▸ Task statement
Each line below from the one containing "v26 = (-0, -0.88, 0)" through the one containing "f12 = (v6, v10, v7)" is to be given again exactly, and no line outside that span.

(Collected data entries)
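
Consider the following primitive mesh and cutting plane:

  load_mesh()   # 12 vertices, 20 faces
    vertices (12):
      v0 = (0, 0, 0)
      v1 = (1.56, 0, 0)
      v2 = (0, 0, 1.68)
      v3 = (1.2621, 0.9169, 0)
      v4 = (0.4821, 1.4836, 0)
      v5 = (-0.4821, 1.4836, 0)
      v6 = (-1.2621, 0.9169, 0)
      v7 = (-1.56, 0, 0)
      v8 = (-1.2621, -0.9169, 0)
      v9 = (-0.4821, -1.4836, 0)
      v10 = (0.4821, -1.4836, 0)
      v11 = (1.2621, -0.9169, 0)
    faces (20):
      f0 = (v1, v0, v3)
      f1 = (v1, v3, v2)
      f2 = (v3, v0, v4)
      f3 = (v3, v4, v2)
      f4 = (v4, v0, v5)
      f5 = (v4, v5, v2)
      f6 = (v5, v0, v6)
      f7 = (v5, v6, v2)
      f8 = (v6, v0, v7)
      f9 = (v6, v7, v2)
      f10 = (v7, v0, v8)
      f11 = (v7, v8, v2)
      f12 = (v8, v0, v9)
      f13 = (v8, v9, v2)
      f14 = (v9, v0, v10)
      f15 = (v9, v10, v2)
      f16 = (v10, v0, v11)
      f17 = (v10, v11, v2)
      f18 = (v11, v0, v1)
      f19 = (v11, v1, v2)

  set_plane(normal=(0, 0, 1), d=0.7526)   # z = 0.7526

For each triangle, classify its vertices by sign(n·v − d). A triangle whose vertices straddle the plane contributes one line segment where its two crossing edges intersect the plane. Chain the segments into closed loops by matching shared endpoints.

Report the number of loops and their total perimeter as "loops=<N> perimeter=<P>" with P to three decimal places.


loops=1 perimeter=5.322

Straddling triangles (10 of 20):
  (v1,v3,v2) [--+] → (0.696709, 0.506151, 0.7526)–(0.861157, 0, 0.7526)  len=0.5322
  (v3,v4,v2) [--+] → (0.266131, 0.818983, 0.7526)–(0.696709, 0.506151, 0.7526)  len=0.5322
  (v4,v5,v2) [--+] → (-0.266131, 0.818983, 0.7526)–(0.266131, 0.818983, 0.7526)  len=0.5323
  (v5,v6,v2) [--+] → (-0.696709, 0.506151, 0.7526)–(-0.266131, 0.818983, 0.7526)  len=0.5322
  (v6,v7,v2) [--+] → (-0.861157, 0, 0.7526)–(-0.696709, 0.506151, 0.7526)  len=0.5322
  (v7,v8,v2) [--+] → (-0.696709, -0.506151, 0.7526)–(-0.861157, 0, 0.7526)  len=0.5322
  (v8,v9,v2) [--+] → (-0.266131, -0.818983, 0.7526)–(-0.696709, -0.506151, 0.7526)  len=0.5322
  (v9,v10,v2) [--+] → (0.266131, -0.818983, 0.7526)–(-0.266131, -0.818983, 0.7526)  len=0.5323
  (v10,v11,v2) [--+] → (0.696709, -0.506151, 0.7526)–(0.266131, -0.818983, 0.7526)  len=0.5322
  (v11,v1,v2) [--+] → (0.861157, 0, 0.7526)–(0.696709, -0.506151, 0.7526)  len=0.5322

Chained into 1 loop(s):
  loop 1: 10 segments, perimeter = 5.3222
Total perimeter = 5.322


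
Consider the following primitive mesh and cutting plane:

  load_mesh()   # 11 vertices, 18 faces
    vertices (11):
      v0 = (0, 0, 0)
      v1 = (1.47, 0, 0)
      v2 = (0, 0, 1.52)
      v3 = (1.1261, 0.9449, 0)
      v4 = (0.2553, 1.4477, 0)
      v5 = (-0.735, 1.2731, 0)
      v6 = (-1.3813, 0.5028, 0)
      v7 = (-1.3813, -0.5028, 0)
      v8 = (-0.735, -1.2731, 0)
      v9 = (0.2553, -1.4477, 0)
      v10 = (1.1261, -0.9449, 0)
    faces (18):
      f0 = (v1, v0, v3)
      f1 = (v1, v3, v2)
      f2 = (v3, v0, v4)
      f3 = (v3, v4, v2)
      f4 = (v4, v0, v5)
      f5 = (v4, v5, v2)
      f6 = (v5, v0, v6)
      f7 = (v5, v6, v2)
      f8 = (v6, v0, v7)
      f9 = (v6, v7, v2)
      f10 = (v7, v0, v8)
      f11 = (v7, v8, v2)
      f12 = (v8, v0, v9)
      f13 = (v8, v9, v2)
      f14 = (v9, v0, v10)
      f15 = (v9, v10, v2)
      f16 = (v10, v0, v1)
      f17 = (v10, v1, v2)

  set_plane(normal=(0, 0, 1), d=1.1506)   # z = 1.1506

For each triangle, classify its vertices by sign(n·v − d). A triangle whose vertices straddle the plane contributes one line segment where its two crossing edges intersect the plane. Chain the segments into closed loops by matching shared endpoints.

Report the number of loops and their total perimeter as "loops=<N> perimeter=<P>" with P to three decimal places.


loops=1 perimeter=2.199

Straddling triangles (9 of 18):
  (v1,v3,v2) [--+] → (0.273672, 0.229636, 1.1506)–(0.357249, 0, 1.1506)  len=0.2444
  (v3,v4,v2) [--+] → (0.0620446, 0.351829, 1.1506)–(0.273672, 0.229636, 1.1506)  len=0.2444
  (v4,v5,v2) [--+] → (-0.178624, 0.309397, 1.1506)–(0.0620446, 0.351829, 1.1506)  len=0.2444
  (v5,v6,v2) [--+] → (-0.335692, 0.122194, 1.1506)–(-0.178624, 0.309397, 1.1506)  len=0.2444
  (v6,v7,v2) [--+] → (-0.335692, -0.122194, 1.1506)–(-0.335692, 0.122194, 1.1506)  len=0.2444
  (v7,v8,v2) [--+] → (-0.178624, -0.309397, 1.1506)–(-0.335692, -0.122194, 1.1506)  len=0.2444
  (v8,v9,v2) [--+] → (0.0620446, -0.351829, 1.1506)–(-0.178624, -0.309397, 1.1506)  len=0.2444
  (v9,v10,v2) [--+] → (0.273672, -0.229636, 1.1506)–(0.0620446, -0.351829, 1.1506)  len=0.2444
  (v10,v1,v2) [--+] → (0.357249, 0, 1.1506)–(0.273672, -0.229636, 1.1506)  len=0.2444

Chained into 1 loop(s):
  loop 1: 9 segments, perimeter = 2.1994
Total perimeter = 2.199


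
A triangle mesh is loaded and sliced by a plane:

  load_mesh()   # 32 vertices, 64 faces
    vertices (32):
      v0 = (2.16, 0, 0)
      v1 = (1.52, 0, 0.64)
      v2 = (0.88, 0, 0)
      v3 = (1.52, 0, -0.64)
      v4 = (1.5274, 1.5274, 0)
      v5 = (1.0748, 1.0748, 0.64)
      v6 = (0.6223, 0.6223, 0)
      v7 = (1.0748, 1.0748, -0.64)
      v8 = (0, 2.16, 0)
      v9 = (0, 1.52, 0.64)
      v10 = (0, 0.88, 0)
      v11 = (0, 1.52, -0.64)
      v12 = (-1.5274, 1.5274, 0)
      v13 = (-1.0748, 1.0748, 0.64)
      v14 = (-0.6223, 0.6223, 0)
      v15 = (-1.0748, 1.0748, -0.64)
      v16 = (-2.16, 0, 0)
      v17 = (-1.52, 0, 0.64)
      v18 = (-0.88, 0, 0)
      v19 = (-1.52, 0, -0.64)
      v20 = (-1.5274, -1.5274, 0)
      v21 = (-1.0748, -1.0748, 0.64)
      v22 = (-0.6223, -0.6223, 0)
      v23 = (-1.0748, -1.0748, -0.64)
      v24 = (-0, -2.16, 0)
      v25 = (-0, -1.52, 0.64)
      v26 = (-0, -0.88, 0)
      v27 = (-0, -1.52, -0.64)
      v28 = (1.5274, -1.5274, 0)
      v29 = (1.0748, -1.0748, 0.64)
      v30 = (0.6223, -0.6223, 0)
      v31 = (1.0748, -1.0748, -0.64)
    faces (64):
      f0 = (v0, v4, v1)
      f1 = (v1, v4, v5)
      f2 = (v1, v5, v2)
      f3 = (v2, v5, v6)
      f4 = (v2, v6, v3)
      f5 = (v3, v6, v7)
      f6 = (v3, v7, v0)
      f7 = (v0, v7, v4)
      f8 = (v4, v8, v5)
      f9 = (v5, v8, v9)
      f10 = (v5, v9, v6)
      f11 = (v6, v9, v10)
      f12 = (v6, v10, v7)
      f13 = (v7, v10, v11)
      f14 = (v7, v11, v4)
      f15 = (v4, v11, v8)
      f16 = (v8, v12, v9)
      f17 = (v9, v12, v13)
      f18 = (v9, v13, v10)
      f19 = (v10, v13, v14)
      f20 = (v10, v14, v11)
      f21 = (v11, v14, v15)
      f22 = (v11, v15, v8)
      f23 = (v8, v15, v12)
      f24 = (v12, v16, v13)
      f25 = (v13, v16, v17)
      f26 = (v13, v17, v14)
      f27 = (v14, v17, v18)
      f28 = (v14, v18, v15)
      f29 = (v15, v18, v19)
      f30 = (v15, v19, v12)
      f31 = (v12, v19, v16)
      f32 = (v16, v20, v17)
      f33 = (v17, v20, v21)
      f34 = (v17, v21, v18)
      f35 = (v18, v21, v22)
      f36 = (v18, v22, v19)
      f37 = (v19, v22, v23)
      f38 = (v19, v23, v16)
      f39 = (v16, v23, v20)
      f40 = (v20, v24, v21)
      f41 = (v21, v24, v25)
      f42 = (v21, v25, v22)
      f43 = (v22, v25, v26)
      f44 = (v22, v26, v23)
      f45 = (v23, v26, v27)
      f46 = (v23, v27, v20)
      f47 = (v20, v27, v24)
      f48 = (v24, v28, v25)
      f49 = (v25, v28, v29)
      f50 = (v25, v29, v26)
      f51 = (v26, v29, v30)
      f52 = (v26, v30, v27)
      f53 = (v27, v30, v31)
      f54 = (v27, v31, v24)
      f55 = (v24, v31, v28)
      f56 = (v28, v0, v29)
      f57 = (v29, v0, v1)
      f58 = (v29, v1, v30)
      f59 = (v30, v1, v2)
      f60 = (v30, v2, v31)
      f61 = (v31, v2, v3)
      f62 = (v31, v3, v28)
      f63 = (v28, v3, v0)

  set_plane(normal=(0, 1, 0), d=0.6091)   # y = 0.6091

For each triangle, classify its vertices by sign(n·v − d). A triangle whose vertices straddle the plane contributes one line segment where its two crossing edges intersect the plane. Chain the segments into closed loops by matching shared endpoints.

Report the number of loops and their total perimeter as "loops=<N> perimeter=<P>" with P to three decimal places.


loops=2 perimeter=7.241

Straddling triangles (16 of 64):
  (v0,v4,v1) [-+-] → (1.90773, 0.6091, 0)–(1.52295, 0.6091, 0.384779)  len=0.5442
  (v1,v4,v5) [-++] → (1.52295, 0.6091, 0.384779)–(1.2677, 0.6091, 0.64)  len=0.3610
  (v1,v5,v2) [-+-] → (1.2677, 0.6091, 0.64)–(0.990395, 0.6091, 0.362694)  len=0.3922
  (v2,v5,v6) [-++] → (0.990395, 0.6091, 0.362694)–(0.627766, 0.6091, 0)  len=0.5129
  (v2,v6,v3) [-+-] → (0.627766, 0.6091, 0)–(0.641342, 0.6091, -0.0135754)  len=0.0192
  (v3,v6,v7) [-++] → (0.641342, 0.6091, -0.0135754)–(1.2677, 0.6091, -0.64)  len=0.8859
  (v3,v7,v0) [-+-] → (1.2677, 0.6091, -0.64)–(1.54501, 0.6091, -0.362694)  len=0.3922
  (v0,v7,v4) [-++] → (1.54501, 0.6091, -0.362694)–(1.90773, 0.6091, 0)  len=0.5129
  (v12,v16,v13) [+-+] → (-1.90773, 0.6091, 0)–(-1.54501, 0.6091, 0.362694)  len=0.5129
  (v13,v16,v17) [+--] → (-1.54501, 0.6091, 0.362694)–(-1.2677, 0.6091, 0.64)  len=0.3922
  (v13,v17,v14) [+-+] → (-1.2677, 0.6091, 0.64)–(-0.641342, 0.6091, 0.0135754)  len=0.8859
  (v14,v17,v18) [+--] → (-0.641342, 0.6091, 0.0135754)–(-0.627766, 0.6091, 0)  len=0.0192
  (v14,v18,v15) [+-+] → (-0.627766, 0.6091, 0)–(-0.990395, 0.6091, -0.362694)  len=0.5129
  (v15,v18,v19) [+--] → (-0.990395, 0.6091, -0.362694)–(-1.2677, 0.6091, -0.64)  len=0.3922
  (v15,v19,v12) [+-+] → (-1.2677, 0.6091, -0.64)–(-1.52295, 0.6091, -0.384779)  len=0.3610
  (v12,v19,v16) [+--] → (-1.52295, 0.6091, -0.384779)–(-1.90773, 0.6091, 0)  len=0.5442

Chained into 2 loop(s):
  loop 1: 8 segments, perimeter = 3.6203
  loop 2: 8 segments, perimeter = 3.6203
Total perimeter = 7.241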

▸ Task response
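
      v26 = (-0, -0.88, 0)
      v27 = (-0, -1.52, -0.64)
      v28 = (1.5274, -1.5274, 0)
      v29 = (1.0748, -1.0748, 0.64)
      v30 = (0.6223, -0.6223, 0)
      v31 = (1.0748, -1.0748, -0.64)
    faces (64):
      f0 = (v0, v4, v1)
      f1 = (v1, v4, v5)
      f2 = (v1, v5, v2)
      f3 = (v2, v5, v6)
      f4 = (v2, v6, v3)
      f5 = (v3, v6, v7)
      f6 = (v3, v7, v0)
      f7 = (v0, v7, v4)
      f8 = (v4, v8, v5)
      f9 = (v5, v8, v9)
      f10 = (v5, v9, v6)
      f11 = (v6, v9, v10)
      f12 = (v6, v10, v7)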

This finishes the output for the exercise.